* Exercise details
Everything from the line containing "The test statistic corresponds to a p-value of 0.055." through the final line of the material is to be restated word for word, and only that.

-- -- --

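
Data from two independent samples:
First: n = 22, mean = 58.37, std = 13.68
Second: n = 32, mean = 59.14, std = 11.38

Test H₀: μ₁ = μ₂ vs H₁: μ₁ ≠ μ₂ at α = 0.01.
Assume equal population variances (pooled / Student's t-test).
Student's two-sample t-test (equal variances):
H₀: μ₁ = μ₂
H₁: μ₁ ≠ μ₂
df = n₁ + n₂ - 2 = 52
Pooled variance s_p² = [(n₁-1)s₁² + (n₂-1)s₂²] / (n₁ + n₂ - 2) = [(21)(13.68²) + (31)(11.38²)] / 52 = 152.7813
SE = √(s_p²(1/n₁ + 1/n₂)) = √(152.7813 × (1/22 + 1/32)) = 3.4233
t = (x̄₁ - x̄₂) / SE = (58.37 - 59.14) / 3.4233 = -0.77 / 3.4233 = -0.225
p-value = 0.8229

Since p-value > α = 0.01, we fail to reject H₀.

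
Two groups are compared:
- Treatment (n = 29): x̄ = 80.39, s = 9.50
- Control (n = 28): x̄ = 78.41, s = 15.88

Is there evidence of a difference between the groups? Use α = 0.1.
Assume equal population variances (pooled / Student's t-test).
Student's two-sample t-test (equal variances):
H₀: μ₁ = μ₂
H₁: μ₁ ≠ μ₂
df = n₁ + n₂ - 2 = 55
Pooled variance s_p² = [(n₁-1)s₁² + (n₂-1)s₂²] / (n₁ + n₂ - 2) = [(28)(9.50²) + (27)(15.88²)] / 55 = 169.7402
SE = √(s_p²(1/n₁ + 1/n₂)) = √(169.7402 × (1/29 + 1/28)) = 3.4518
t = (x̄₁ - x̄₂) / SE = (80.39 - 78.41) / 3.4518 = 1.98 / 3.4518 = 0.574
p-value = 0.5686

Since p-value > α = 0.1, we fail to reject H₀.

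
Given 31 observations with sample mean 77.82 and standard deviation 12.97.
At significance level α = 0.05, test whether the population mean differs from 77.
One-sample t-test:
H₀: μ = 77
H₁: μ ≠ 77
df = n - 1 = 30
t = (x̄ - μ₀) / (s/√n) = (77.82 - 77) / (12.97/√31) = 0.352
p-value = 0.7273

Since p-value > α = 0.05, we fail to reject H₀.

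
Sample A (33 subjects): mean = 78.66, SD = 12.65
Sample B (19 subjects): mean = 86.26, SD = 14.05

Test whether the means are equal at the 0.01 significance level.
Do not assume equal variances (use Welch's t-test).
Welch's two-sample t-test:
H₀: μ₁ = μ₂
H₁: μ₁ ≠ μ₂
s₁²/n₁ = 12.65²/33 = 4.8492,  s₂²/n₂ = 14.05²/19 = 10.3896
SE = √(s₁²/n₁ + s₂²/n₂) = √(4.8492 + 10.3896) = 3.9037
df (Welch-Satterthwaite) = (s₁²/n₁ + s₂²/n₂)² / [(s₁²/n₁)²/(n₁-1) + (s₂²/n₂)²/(n₂-1)] ≈ 34.50
t = (x̄₁ - x̄₂) / SE = (78.66 - 86.26) / 3.9037 = -7.60 / 3.9037 = -1.947
p-value = 0.0597

Since p-value > α = 0.01, we fail to reject H₀.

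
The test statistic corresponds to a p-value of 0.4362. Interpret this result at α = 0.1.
Since p = 0.4362 > α = 0.1, fail to reject H₀.
There is insufficient evidence to reject the null hypothesis; the result is not statistically significant at the 0.1 level.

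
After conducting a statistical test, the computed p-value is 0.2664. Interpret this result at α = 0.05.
Since p = 0.2664 > α = 0.05, fail to reject H₀.
There is insufficient evidence to reject the null hypothesis; the result is not statistically significant at the 0.05 level.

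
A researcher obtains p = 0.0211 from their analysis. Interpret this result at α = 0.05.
Since p = 0.0211 < α = 0.05, reject H₀.
There is sufficient evidence to reject the null hypothesis; the result is statistically significant at the 0.05 level.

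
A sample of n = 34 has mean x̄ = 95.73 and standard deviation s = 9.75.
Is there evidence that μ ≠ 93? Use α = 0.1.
One-sample t-test:
H₀: μ = 93
H₁: μ ≠ 93
df = n - 1 = 33
t = (x̄ - μ₀) / (s/√n) = (95.73 - 93) / (9.75/√34) = 1.633
p-value = 0.1120

Since p-value > α = 0.1, we fail to reject H₀.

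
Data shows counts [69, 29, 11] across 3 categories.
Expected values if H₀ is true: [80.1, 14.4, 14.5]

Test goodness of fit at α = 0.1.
Chi-square goodness of fit test:
H₀: observed counts match expected distribution
H₁: observed counts differ from expected distribution
df = k - 1 = 2
χ² = Σ(O - E)²/E
   = (69 - 80.1)²/80.1 + (29 - 14.4)²/14.4 + (11 - 14.5)²/14.5
   = 1.538 + 14.803 + 0.845
   = 17.19
p-value = 0.0002

Since p-value < α = 0.1, we reject H₀.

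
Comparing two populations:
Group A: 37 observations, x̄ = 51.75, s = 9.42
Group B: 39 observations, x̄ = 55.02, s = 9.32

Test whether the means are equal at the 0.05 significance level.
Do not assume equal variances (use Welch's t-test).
Welch's two-sample t-test:
H₀: μ₁ = μ₂
H₁: μ₁ ≠ μ₂
s₁²/n₁ = 9.42²/37 = 2.3983,  s₂²/n₂ = 9.32²/39 = 2.2272
SE = √(s₁²/n₁ + s₂²/n₂) = √(2.3983 + 2.2272) = 2.1507
df (Welch-Satterthwaite) = (s₁²/n₁ + s₂²/n₂)² / [(s₁²/n₁)²/(n₁-1) + (s₂²/n₂)²/(n₂-1)] ≈ 73.70
t = (x̄₁ - x̄₂) / SE = (51.75 - 55.02) / 2.1507 = -3.27 / 2.1507 = -1.520
p-value = 0.1327

Since p-value > α = 0.05, we fail to reject H₀.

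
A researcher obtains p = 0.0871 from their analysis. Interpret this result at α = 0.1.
Since p = 0.0871 < α = 0.1, reject H₀.
There is sufficient evidence to reject the null hypothesis; the result is statistically significant at the 0.1 level.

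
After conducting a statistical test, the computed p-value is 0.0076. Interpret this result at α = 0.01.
Since p = 0.0076 < α = 0.01, reject H₀.
There is sufficient evidence to reject the null hypothesis; the result is statistically significant at the 0.01 level.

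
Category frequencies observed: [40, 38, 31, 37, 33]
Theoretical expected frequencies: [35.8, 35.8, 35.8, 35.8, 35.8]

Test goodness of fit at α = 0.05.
Chi-square goodness of fit test:
H₀: observed counts match expected distribution
H₁: observed counts differ from expected distribution
df = k - 1 = 4
χ² = Σ(O - E)²/E
   = (40 - 35.8)²/35.8 + (38 - 35.8)²/35.8 + (31 - 35.8)²/35.8 + (37 - 35.8)²/35.8 + (33 - 35.8)²/35.8
   = 0.493 + 0.135 + 0.644 + 0.040 + 0.219
   = 1.53
p-value = 0.8212

Since p-value > α = 0.05, we fail to reject H₀.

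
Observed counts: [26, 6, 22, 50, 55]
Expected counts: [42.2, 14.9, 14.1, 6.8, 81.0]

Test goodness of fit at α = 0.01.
Chi-square goodness of fit test:
H₀: observed counts match expected distribution
H₁: observed counts differ from expected distribution
df = k - 1 = 4
χ² = Σ(O - E)²/E
   = (26 - 42.2)²/42.2 + (6 - 14.9)²/14.9 + (22 - 14.1)²/14.1 + (50 - 6.8)²/6.8 + (55 - 81.0)²/81.0
   = 6.219 + 5.316 + 4.426 + 274.447 + 8.346
   = 298.75
p-value < 0.0001

Since p-value < α = 0.01, we reject H₀.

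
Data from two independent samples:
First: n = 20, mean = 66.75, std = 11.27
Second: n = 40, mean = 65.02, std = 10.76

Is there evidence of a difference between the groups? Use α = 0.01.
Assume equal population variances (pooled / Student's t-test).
Student's two-sample t-test (equal variances):
H₀: μ₁ = μ₂
H₁: μ₁ ≠ μ₂
df = n₁ + n₂ - 2 = 58
Pooled variance s_p² = [(n₁-1)s₁² + (n₂-1)s₂²] / (n₁ + n₂ - 2) = [(19)(11.27²) + (39)(10.76²)] / 58 = 119.4581
SE = √(s_p²(1/n₁ + 1/n₂)) = √(119.4581 × (1/20 + 1/40)) = 2.9932
t = (x̄₁ - x̄₂) / SE = (66.75 - 65.02) / 2.9932 = 1.73 / 2.9932 = 0.578
p-value = 0.5655

Since p-value > α = 0.01, we fail to reject H₀.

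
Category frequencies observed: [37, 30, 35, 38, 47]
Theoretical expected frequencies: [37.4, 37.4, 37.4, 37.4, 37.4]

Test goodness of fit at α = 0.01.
Chi-square goodness of fit test:
H₀: observed counts match expected distribution
H₁: observed counts differ from expected distribution
df = k - 1 = 4
χ² = Σ(O - E)²/E
   = (37 - 37.4)²/37.4 + (30 - 37.4)²/37.4 + (35 - 37.4)²/37.4 + (38 - 37.4)²/37.4 + (47 - 37.4)²/37.4
   = 0.004 + 1.464 + 0.154 + 0.010 + 2.464
   = 4.10
p-value = 0.3931

Since p-value > α = 0.01, we fail to reject H₀.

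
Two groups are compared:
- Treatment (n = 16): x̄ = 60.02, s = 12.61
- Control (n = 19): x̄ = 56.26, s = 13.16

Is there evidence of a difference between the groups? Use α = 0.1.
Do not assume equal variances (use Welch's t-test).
Welch's two-sample t-test:
H₀: μ₁ = μ₂
H₁: μ₁ ≠ μ₂
s₁²/n₁ = 12.61²/16 = 9.9383,  s₂²/n₂ = 13.16²/19 = 9.1150
SE = √(s₁²/n₁ + s₂²/n₂) = √(9.9383 + 9.1150) = 4.3650
df (Welch-Satterthwaite) = (s₁²/n₁ + s₂²/n₂)² / [(s₁²/n₁)²/(n₁-1) + (s₂²/n₂)²/(n₂-1)] ≈ 32.41
t = (x̄₁ - x̄₂) / SE = (60.02 - 56.26) / 4.3650 = 3.76 / 4.3650 = 0.861
p-value = 0.3953

Since p-value > α = 0.1, we fail to reject H₀.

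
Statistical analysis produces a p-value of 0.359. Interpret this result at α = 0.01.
Since p = 0.359 > α = 0.01, fail to reject H₀.
There is insufficient evidence to reject the null hypothesis; the result is not statistically significant at the 0.01 level.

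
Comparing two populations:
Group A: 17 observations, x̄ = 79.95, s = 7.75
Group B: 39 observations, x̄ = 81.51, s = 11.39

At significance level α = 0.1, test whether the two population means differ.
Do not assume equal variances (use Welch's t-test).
Welch's two-sample t-test:
H₀: μ₁ = μ₂
H₁: μ₁ ≠ μ₂
s₁²/n₁ = 7.75²/17 = 3.5331,  s₂²/n₂ = 11.39²/39 = 3.3265
SE = √(s₁²/n₁ + s₂²/n₂) = √(3.5331 + 3.3265) = 2.6191
df (Welch-Satterthwaite) = (s₁²/n₁ + s₂²/n₂)² / [(s₁²/n₁)²/(n₁-1) + (s₂²/n₂)²/(n₂-1)] ≈ 43.92
t = (x̄₁ - x̄₂) / SE = (79.95 - 81.51) / 2.6191 = -1.56 / 2.6191 = -0.596
p-value = 0.5545

Since p-value > α = 0.1, we fail to reject H₀.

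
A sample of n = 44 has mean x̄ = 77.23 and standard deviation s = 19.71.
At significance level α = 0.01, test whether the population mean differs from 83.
One-sample t-test:
H₀: μ = 83
H₁: μ ≠ 83
df = n - 1 = 43
t = (x̄ - μ₀) / (s/√n) = (77.23 - 83) / (19.71/√44) = -1.942
p-value = 0.0587

Since p-value > α = 0.01, we fail to reject H₀.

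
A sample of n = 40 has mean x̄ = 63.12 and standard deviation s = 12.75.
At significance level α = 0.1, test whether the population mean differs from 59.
One-sample t-test:
H₀: μ = 59
H₁: μ ≠ 59
df = n - 1 = 39
t = (x̄ - μ₀) / (s/√n) = (63.12 - 59) / (12.75/√40) = 2.044
p-value = 0.0478

Since p-value < α = 0.1, we reject H₀.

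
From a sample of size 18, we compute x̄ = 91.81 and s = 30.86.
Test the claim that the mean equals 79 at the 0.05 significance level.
One-sample t-test:
H₀: μ = 79
H₁: μ ≠ 79
df = n - 1 = 17
t = (x̄ - μ₀) / (s/√n) = (91.81 - 79) / (30.86/√18) = 1.761
p-value = 0.0962

Since p-value > α = 0.05, we fail to reject H₀.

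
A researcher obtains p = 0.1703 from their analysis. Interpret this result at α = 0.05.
Since p = 0.1703 > α = 0.05, fail to reject H₀.
There is insufficient evidence to reject the null hypothesis; the result is not statistically significant at the 0.05 level.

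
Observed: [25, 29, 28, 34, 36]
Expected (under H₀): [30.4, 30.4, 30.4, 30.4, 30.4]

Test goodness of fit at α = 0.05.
Chi-square goodness of fit test:
H₀: observed counts match expected distribution
H₁: observed counts differ from expected distribution
df = k - 1 = 4
χ² = Σ(O - E)²/E
   = (25 - 30.4)²/30.4 + (29 - 30.4)²/30.4 + (28 - 30.4)²/30.4 + (34 - 30.4)²/30.4 + (36 - 30.4)²/30.4
   = 0.959 + 0.064 + 0.189 + 0.426 + 1.032
   = 2.67
p-value = 0.6143

Since p-value > α = 0.05, we fail to reject H₀.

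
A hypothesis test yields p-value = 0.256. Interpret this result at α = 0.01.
Since p = 0.256 > α = 0.01, fail to reject H₀.
There is insufficient evidence to reject the null hypothesis; the result is not statistically significant at the 0.01 level.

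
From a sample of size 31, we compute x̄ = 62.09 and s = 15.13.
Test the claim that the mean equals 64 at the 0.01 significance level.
One-sample t-test:
H₀: μ = 64
H₁: μ ≠ 64
df = n - 1 = 30
t = (x̄ - μ₀) / (s/√n) = (62.09 - 64) / (15.13/√31) = -0.703
p-value = 0.4876

Since p-value > α = 0.01, we fail to reject H₀.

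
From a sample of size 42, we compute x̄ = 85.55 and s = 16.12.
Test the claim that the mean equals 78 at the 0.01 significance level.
One-sample t-test:
H₀: μ = 78
H₁: μ ≠ 78
df = n - 1 = 41
t = (x̄ - μ₀) / (s/√n) = (85.55 - 78) / (16.12/√42) = 3.035
p-value = 0.0042

Since p-value < α = 0.01, we reject H₀.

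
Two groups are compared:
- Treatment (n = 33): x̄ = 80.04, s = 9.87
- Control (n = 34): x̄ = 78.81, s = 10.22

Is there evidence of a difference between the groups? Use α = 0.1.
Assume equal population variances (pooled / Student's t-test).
Student's two-sample t-test (equal variances):
H₀: μ₁ = μ₂
H₁: μ₁ ≠ μ₂
df = n₁ + n₂ - 2 = 65
Pooled variance s_p² = [(n₁-1)s₁² + (n₂-1)s₂²] / (n₁ + n₂ - 2) = [(32)(9.87²) + (33)(10.22²)] / 65 = 100.9867
SE = √(s_p²(1/n₁ + 1/n₂)) = √(100.9867 × (1/33 + 1/34)) = 2.4557
t = (x̄₁ - x̄₂) / SE = (80.04 - 78.81) / 2.4557 = 1.23 / 2.4557 = 0.501
p-value = 0.6181

Since p-value > α = 0.1, we fail to reject H₀.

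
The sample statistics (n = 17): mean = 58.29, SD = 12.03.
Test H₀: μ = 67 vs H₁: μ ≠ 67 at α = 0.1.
One-sample t-test:
H₀: μ = 67
H₁: μ ≠ 67
df = n - 1 = 16
t = (x̄ - μ₀) / (s/√n) = (58.29 - 67) / (12.03/√17) = -2.985
p-value = 0.0087

Since p-value < α = 0.1, we reject H₀.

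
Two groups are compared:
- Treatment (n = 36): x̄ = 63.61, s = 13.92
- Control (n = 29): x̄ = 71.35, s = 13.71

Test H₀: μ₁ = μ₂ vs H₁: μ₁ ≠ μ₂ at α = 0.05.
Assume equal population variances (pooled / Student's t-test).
Student's two-sample t-test (equal variances):
H₀: μ₁ = μ₂
H₁: μ₁ ≠ μ₂
df = n₁ + n₂ - 2 = 63
Pooled variance s_p² = [(n₁-1)s₁² + (n₂-1)s₂²] / (n₁ + n₂ - 2) = [(35)(13.92²) + (28)(13.71²)] / 63 = 191.1876
SE = √(s_p²(1/n₁ + 1/n₂)) = √(191.1876 × (1/36 + 1/29)) = 3.4501
t = (x̄₁ - x̄₂) / SE = (63.61 - 71.35) / 3.4501 = -7.74 / 3.4501 = -2.243
p-value = 0.0284

Since p-value < α = 0.05, we reject H₀.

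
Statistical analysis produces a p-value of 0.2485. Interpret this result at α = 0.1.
Since p = 0.2485 > α = 0.1, fail to reject H₀.
There is insufficient evidence to reject the null hypothesis; the result is not statistically significant at the 0.1 level.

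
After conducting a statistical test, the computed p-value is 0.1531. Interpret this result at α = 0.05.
Since p = 0.1531 > α = 0.05, fail to reject H₀.
There is insufficient evidence to reject the null hypothesis; the result is not statistically significant at the 0.05 level.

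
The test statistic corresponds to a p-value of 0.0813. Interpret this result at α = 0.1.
Since p = 0.0813 < α = 0.1, reject H₀.
There is sufficient evidence to reject the null hypothesis; the result is statistically significant at the 0.1 level.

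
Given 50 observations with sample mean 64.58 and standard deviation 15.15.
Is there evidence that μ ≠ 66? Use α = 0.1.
One-sample t-test:
H₀: μ = 66
H₁: μ ≠ 66
df = n - 1 = 49
t = (x̄ - μ₀) / (s/√n) = (64.58 - 66) / (15.15/√50) = -0.663
p-value = 0.5106

Since p-value > α = 0.1, we fail to reject H₀.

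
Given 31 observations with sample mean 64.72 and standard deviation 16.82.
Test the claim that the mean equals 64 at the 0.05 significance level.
One-sample t-test:
H₀: μ = 64
H₁: μ ≠ 64
df = n - 1 = 30
t = (x̄ - μ₀) / (s/√n) = (64.72 - 64) / (16.82/√31) = 0.238
p-value = 0.8132

Since p-value > α = 0.05, we fail to reject H₀.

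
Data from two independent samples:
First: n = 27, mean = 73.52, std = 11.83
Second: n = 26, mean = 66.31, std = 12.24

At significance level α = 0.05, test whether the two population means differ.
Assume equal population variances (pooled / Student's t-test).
Student's two-sample t-test (equal variances):
H₀: μ₁ = μ₂
H₁: μ₁ ≠ μ₂
df = n₁ + n₂ - 2 = 51
Pooled variance s_p² = [(n₁-1)s₁² + (n₂-1)s₂²] / (n₁ + n₂ - 2) = [(26)(11.83²) + (25)(12.24²)] / 51 = 144.7865
SE = √(s_p²(1/n₁ + 1/n₂)) = √(144.7865 × (1/27 + 1/26)) = 3.3062
t = (x̄₁ - x̄₂) / SE = (73.52 - 66.31) / 3.3062 = 7.21 / 3.3062 = 2.181
p-value = 0.0338

Since p-value < α = 0.05, we reject H₀.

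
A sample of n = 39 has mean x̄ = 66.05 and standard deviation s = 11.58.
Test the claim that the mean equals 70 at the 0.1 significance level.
One-sample t-test:
H₀: μ = 70
H₁: μ ≠ 70
df = n - 1 = 38
t = (x̄ - μ₀) / (s/√n) = (66.05 - 70) / (11.58/√39) = -2.130
p-value = 0.0397

Since p-value < α = 0.1, we reject H₀.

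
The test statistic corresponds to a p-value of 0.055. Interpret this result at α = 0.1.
Since p = 0.055 < α = 0.1, reject H₀.
There is sufficient evidence to reject the null hypothesis; the result is statistically significant at the 0.1 level.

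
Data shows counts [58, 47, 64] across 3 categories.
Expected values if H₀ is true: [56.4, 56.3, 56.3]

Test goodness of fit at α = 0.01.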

-- -- --

* Solved problem
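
The test statistic corresponds to a p-value of 0.055. Interpret this result at α = 0.1.
Since p = 0.055 < α = 0.1, reject H₀.
There is sufficient evidence to reject the null hypothesis; the result is statistically significant at the 0.1 level.

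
Data shows counts [58, 47, 64] across 3 categories.
Expected values if H₀ is true: [56.4, 56.3, 56.3]

Test goodness of fit at α = 0.01.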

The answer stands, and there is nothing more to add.